Stored items
******
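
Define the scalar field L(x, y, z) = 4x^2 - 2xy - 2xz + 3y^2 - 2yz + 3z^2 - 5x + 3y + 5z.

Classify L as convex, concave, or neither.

L is quadratic, so its Hessian is the constant matrix H = [[8, -2, -2], [-2, 6, -2], [-2, -2, 6]].
Leading principal minors: 8, 44, 192.
All positive ⇒ H ≻ 0 ⇒ convex.

convex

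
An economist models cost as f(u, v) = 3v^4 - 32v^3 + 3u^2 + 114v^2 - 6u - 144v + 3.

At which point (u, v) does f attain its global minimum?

(1, 1)

f(u,v) separates as P(u) + Q(v) + 3, so its minimum is min P + min Q + 3.
P'(u) = 6u - 6 vanishes at u ∈ {1}; Q'(v) = 12(v - 4)(v - 3)(v - 1) vanishes at v ∈ {1, 3, 4}.
Local minima of P (where P''>0): P(1)=-3. Local minima of Q: Q(1)=-59, Q(4)=-32.
So the global minimum of f is P(1) + Q(1) + 3 = -3 − 59 + 3 = -59, attained at (1, 1).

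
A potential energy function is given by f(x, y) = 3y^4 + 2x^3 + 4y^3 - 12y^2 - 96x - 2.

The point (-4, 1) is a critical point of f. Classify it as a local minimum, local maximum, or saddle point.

saddle point

The mixed partial ∂²f/∂x∂y is 0, so the Hessian at any point is diag(f_xx, f_yy) = diag(12x, 12(3y^2 + 2y - 2)).
At (-4, 1): H = diag(-48, 36).
The eigenvalues have opposite signs, so H is indefinite: a saddle point.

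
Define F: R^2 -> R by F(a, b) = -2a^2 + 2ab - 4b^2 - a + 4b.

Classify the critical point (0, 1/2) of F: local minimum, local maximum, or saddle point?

The Hessian of F is constant: H = [[-4, 2], [2, -8]].
det(H) = (-4)·(-8) − 2² = 28.
det(H) > 0 and tr(H) = -12 < 0, so H is negative definite and the point is a local maximum.

local maximum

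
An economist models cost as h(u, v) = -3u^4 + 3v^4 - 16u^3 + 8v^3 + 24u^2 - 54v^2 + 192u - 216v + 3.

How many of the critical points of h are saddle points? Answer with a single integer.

5

h separates as a function of u plus a function of v, so ∇h=0 decouples.
∂h/∂u = -12(u - 2)(u + 2)(u + 4) = 0 at u ∈ {-4, -2, 2}; ∂h/∂v = 12(v - 3)(v + 2)(v + 3) = 0 at v ∈ {-3, -2, 3}.
The Hessian is diagonal: diag(h_uu, h_vv). Second derivatives: h_uu(-4)=-144, h_uu(-2)=96, h_uu(2)=-288; h_vv(-3)=72, h_vv(-2)=-60, h_vv(3)=360.
Saddle points occur where the two diagonal entries have opposite signs: (-4, -3), (-4, 3), (-2, -2), (2, -3), (2, 3). Count: 5.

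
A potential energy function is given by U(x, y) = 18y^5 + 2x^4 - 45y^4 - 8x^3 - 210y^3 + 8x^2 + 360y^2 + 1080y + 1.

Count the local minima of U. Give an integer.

U separates as a function of x plus a function of y, so ∇U=0 decouples.
∂U/∂x = 8x(x - 2)(x - 1) = 0 at x ∈ {0, 1, 2}; ∂U/∂y = 90(y - 3)(y - 2)(y + 1)(y + 2) = 0 at y ∈ {-2, -1, 2, 3}.
The Hessian is diagonal: diag(U_xx, U_yy). Second derivatives: U_xx(0)=16, U_xx(1)=-8, U_xx(2)=16; U_yy(-2)=-1800, U_yy(-1)=1080, U_yy(2)=-1080, U_yy(3)=1800.
Local minima occur where both diagonal entries positive: (0, -1), (0, 3), (2, -1), (2, 3). Count: 4.

4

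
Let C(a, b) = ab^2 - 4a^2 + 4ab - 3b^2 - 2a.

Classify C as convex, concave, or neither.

The term ab^2 is cubic, so the Hessian is not constant.
∂²C/∂b² = 2a - 6, which takes both signs as a varies (negative for sufficiently negative a). A diagonal entry of the Hessian changing sign means the Hessian is neither positive- nor negative-semidefinite on all of R^2.

neither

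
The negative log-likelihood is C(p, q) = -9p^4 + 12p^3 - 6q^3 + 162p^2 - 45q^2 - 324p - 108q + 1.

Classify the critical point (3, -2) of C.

local maximum

The mixed partial ∂²C/∂p∂q is 0, so the Hessian at any point is diag(C_pp, C_qq) = diag(36(-3p^2 + 2p + 9), -18(2q + 5)).
At (3, -2): H = diag(-432, -18).
Both eigenvalues are negative, so H is negative definite: a local maximum.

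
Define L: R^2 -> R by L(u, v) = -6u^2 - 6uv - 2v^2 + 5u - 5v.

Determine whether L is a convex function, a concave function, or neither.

concave

L is quadratic, so its Hessian is the constant matrix H = [[-12, -6], [-6, -4]].
det(H) = 12, tr(H) = -16.
det(H) > 0 and tr(H) < 0, so H is negative definite everywhere: concave.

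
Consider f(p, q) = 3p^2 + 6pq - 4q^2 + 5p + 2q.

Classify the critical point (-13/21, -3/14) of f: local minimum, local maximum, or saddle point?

The Hessian of f is constant: H = [[6, 6], [6, -8]].
det(H) = 6·(-8) − 6² = -84.
Since det(H) < 0, H is indefinite and the critical point is a saddle point.

saddle point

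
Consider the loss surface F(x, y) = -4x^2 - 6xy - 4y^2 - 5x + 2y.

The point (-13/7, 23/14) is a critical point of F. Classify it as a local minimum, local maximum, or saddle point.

local maximum

The Hessian of F is constant: H = [[-8, -6], [-6, -8]].
det(H) = (-8)·(-8) − (-6)² = 28.
det(H) > 0 and tr(H) = -16 < 0, so H is negative definite and the point is a local maximum.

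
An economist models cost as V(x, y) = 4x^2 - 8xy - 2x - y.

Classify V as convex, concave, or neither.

neither

V is quadratic, so its Hessian is the constant matrix H = [[8, -8], [-8, 0]].
det(H) = -64, tr(H) = 8.
det(H) < 0, so H is indefinite: neither convex nor concave.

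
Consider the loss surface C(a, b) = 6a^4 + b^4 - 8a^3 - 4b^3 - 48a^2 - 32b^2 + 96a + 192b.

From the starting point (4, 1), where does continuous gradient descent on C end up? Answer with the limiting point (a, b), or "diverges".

(2, -4)

C is separable, so gradient descent decouples: a follows -∂C/∂a, b follows -∂C/∂b.
∂C/∂a = 24(a - 2)(a - 1)(a + 2); at a=4 this is 864, so a decreases.
∂C/∂b = 4(b - 4)(b - 3)(b + 4); at b=1 this is 120, so b decreases.
a converges to its nearest critical value 2 (a local min of the a-part); b converges to -4. The iterate converges to (2, -4).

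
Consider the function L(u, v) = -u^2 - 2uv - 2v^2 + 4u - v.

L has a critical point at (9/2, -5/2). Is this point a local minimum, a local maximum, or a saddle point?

The Hessian of L is constant: H = [[-2, -2], [-2, -4]].
det(H) = (-2)·(-4) − (-2)² = 4.
det(H) > 0 and tr(H) = -6 < 0, so H is negative definite and the point is a local maximum.

local maximum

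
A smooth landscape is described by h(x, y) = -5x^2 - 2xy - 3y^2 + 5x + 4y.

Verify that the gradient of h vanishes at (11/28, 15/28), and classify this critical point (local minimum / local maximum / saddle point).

∇h = (-10x - 2y + 5, -2x - 6y + 4); substituting (11/28, 15/28) gives ∇h = (0, 0), so (11/28, 15/28) is indeed a critical point.
The Hessian of h is constant: H = [[-10, -2], [-2, -6]].
det(H) = (-10)·(-6) − (-2)² = 56.
det(H) > 0 and tr(H) = -16 < 0, so H is negative definite and the point is a local maximum.

local maximum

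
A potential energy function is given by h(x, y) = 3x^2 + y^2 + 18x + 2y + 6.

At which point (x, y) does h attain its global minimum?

(-3, -1)

h(x,y) separates as P(x) + Q(y) + 6, so its minimum is min P + min Q + 6.
P'(x) = 6x + 18 vanishes at x ∈ {-3}; Q'(y) = 2y + 2 vanishes at y ∈ {-1}.
Local minima of P (where P''>0): P(-3)=-27. Local minima of Q: Q(-1)=-1.
So the global minimum of h is P(-3) + Q(-1) + 6 = -27 − 1 + 6 = -22, attained at (-3, -1).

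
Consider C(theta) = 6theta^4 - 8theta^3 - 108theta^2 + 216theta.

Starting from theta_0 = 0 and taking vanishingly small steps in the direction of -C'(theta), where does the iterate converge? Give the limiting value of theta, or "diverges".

-3

C'(theta) = 24(theta - 3)(theta - 1)(theta + 3), so C'(0) = 216.
Gradient descent moves in the -C' direction, i.e. theta is decreasing.
The nearest critical point in that direction is theta = -3, where C'' = 576 > 0 (a local minimum). The iterate converges there.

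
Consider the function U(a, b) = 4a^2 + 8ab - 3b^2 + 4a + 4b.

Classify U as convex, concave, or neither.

neither

U is quadratic, so its Hessian is the constant matrix H = [[8, 8], [8, -6]].
det(H) = -112, tr(H) = 2.
det(H) < 0, so H is indefinite: neither convex nor concave.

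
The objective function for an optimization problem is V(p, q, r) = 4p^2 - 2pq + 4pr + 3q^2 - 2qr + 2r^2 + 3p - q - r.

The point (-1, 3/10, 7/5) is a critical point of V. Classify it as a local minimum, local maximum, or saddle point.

local minimum

The Hessian is constant: H = [[8, -2, 4], [-2, 6, -2], [4, -2, 4]].
Leading principal minors: Δ₁ = 8, Δ₂ = 44, Δ₃ = 80.
All leading minors are positive, so H is positive definite: a local minimum.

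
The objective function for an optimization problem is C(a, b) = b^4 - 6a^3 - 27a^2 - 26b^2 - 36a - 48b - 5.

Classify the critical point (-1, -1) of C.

The mixed partial ∂²C/∂a∂b is 0, so the Hessian at any point is diag(C_aa, C_bb) = diag(-18(2a + 3), 4(3b^2 - 13)).
At (-1, -1): H = diag(-18, -40).
Both eigenvalues are negative, so H is negative definite: a local maximum.

local maximum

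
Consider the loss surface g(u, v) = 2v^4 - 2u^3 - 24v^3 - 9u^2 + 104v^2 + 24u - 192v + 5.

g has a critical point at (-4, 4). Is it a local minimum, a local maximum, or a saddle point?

The mixed partial ∂²g/∂u∂v is 0, so the Hessian at any point is diag(g_uu, g_vv) = diag(-6(2u + 3), 8(3v^2 - 18v + 26)).
At (-4, 4): H = diag(30, 16).
Both eigenvalues are positive, so H is positive definite: a local minimum.

local minimum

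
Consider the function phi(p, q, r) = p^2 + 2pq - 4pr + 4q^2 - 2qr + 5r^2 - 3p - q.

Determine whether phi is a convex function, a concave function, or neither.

phi is quadratic, so its Hessian is the constant matrix H = [[2, 2, -4], [2, 8, -2], [-4, -2, 10]].
Leading principal minors: 2, 12, 16.
All positive ⇒ H ≻ 0 ⇒ convex.

convex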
******
◆ **What this task involves**: Gather each line in the entries above where the string "energy" is found.

◆ **Response below**:
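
A potential energy function is given by f(x, y) = 3y^4 + 2x^3 + 4y^3 - 12y^2 - 96x - 2.
A potential energy function is given by U(x, y) = 18y^5 + 2x^4 - 45y^4 - 8x^3 - 210y^3 + 8x^2 + 360y^2 + 1080y + 1.
A potential energy function is given by h(x, y) = 3x^2 + y^2 + 18x + 2y + 6.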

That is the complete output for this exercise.